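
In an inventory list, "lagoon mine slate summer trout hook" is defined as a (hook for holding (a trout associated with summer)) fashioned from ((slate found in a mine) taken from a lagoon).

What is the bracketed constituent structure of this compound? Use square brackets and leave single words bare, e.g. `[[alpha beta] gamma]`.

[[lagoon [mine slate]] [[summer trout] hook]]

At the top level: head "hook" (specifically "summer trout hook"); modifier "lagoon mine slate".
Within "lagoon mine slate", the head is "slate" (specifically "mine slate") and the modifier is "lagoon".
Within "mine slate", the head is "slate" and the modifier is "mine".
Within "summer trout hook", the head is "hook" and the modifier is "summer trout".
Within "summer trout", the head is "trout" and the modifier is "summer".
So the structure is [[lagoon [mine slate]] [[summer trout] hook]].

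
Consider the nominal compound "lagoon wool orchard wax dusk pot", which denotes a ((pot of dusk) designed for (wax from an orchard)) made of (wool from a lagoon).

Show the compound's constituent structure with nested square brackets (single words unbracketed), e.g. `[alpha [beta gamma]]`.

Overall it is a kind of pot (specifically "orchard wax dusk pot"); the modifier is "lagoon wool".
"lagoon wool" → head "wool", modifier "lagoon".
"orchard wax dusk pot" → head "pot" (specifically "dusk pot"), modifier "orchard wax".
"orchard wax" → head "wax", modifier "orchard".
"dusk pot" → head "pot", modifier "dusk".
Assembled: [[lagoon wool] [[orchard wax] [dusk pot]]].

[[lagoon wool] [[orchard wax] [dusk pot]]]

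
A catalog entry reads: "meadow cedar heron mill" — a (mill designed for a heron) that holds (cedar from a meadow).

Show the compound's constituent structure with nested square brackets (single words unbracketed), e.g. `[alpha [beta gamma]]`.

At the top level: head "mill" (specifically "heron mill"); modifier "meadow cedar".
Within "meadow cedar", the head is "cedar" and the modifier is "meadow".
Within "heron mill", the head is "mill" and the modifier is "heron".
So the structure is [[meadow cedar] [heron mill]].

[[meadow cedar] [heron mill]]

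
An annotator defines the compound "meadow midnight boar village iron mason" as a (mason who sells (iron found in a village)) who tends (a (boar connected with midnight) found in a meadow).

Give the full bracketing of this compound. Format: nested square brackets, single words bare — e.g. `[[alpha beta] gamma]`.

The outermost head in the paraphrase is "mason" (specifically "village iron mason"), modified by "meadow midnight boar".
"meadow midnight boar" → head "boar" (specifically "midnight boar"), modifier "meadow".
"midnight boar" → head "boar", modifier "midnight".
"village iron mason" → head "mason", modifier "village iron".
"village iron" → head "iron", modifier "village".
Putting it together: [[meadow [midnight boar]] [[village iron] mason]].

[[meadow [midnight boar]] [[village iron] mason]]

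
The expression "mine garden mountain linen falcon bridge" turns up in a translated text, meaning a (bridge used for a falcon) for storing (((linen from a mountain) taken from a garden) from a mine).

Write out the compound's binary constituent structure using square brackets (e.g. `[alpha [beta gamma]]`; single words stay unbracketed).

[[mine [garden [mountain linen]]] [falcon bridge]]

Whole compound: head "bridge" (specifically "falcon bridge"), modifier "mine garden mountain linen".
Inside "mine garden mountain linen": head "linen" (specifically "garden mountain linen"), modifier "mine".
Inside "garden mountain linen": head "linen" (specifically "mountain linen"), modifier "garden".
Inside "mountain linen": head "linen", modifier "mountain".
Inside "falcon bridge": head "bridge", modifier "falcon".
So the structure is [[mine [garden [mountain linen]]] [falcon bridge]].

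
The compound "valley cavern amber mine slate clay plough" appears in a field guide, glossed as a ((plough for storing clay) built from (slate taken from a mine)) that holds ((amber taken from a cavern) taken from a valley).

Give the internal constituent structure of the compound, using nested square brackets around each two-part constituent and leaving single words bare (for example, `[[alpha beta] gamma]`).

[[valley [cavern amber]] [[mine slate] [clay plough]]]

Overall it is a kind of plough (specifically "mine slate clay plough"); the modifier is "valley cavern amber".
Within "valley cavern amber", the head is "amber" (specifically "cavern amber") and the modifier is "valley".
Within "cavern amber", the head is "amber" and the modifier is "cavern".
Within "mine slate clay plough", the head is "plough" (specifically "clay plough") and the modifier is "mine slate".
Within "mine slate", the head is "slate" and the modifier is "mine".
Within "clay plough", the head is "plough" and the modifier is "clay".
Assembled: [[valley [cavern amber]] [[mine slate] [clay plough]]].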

____________

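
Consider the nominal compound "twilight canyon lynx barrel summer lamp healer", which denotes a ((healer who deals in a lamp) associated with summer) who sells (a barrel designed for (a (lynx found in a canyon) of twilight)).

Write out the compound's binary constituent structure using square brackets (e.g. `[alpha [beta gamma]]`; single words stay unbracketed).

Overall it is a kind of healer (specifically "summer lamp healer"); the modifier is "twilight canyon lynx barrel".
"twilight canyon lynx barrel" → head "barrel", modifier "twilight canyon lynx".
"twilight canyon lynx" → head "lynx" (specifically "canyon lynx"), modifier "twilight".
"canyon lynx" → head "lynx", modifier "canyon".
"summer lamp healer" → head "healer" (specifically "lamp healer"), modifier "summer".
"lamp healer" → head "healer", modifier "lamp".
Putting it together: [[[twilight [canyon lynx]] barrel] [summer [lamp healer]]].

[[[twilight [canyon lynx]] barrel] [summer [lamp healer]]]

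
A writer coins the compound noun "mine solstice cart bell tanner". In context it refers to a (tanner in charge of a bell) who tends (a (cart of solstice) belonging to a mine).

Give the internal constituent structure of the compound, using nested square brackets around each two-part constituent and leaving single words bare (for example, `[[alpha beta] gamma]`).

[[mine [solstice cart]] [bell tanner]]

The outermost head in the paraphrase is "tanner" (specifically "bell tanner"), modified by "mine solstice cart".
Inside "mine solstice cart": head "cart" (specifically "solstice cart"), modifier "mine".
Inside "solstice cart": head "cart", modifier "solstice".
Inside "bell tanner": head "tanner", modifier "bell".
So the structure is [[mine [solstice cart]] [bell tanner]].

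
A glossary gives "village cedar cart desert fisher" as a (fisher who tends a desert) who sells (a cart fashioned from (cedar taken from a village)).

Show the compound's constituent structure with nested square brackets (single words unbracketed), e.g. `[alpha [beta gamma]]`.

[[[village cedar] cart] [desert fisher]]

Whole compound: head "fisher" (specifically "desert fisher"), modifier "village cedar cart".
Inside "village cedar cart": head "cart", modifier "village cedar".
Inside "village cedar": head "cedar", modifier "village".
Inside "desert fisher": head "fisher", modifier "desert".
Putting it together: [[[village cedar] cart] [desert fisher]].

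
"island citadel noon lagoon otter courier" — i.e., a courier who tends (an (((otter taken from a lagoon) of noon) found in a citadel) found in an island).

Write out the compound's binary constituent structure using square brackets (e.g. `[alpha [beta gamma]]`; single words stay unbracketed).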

____________

=== TASK REQUIREMENTS ===
Transcribe, exactly and without additions, the lines of the records above, beginning with the line that contains "In an inventory" and ending with the line that contains "(wool from a lagoon).", both included.

=== TASK RESPONSE ===
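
In an inventory list, "lagoon mine slate summer trout hook" is defined as a (hook for holding (a trout associated with summer)) fashioned from ((slate found in a mine) taken from a lagoon).

What is the bracketed constituent structure of this compound? Use square brackets and leave single words bare, e.g. `[[alpha beta] gamma]`.

[[lagoon [mine slate]] [[summer trout] hook]]

At the top level: head "hook" (specifically "summer trout hook"); modifier "lagoon mine slate".
Within "lagoon mine slate", the head is "slate" (specifically "mine slate") and the modifier is "lagoon".
Within "mine slate", the head is "slate" and the modifier is "mine".
Within "summer trout hook", the head is "hook" and the modifier is "summer trout".
Within "summer trout", the head is "trout" and the modifier is "summer".
So the structure is [[lagoon [mine slate]] [[summer trout] hook]].

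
Consider the nominal compound "lagoon wool orchard wax dusk pot", which denotes a ((pot of dusk) designed for (wax from an orchard)) made of (wool from a lagoon).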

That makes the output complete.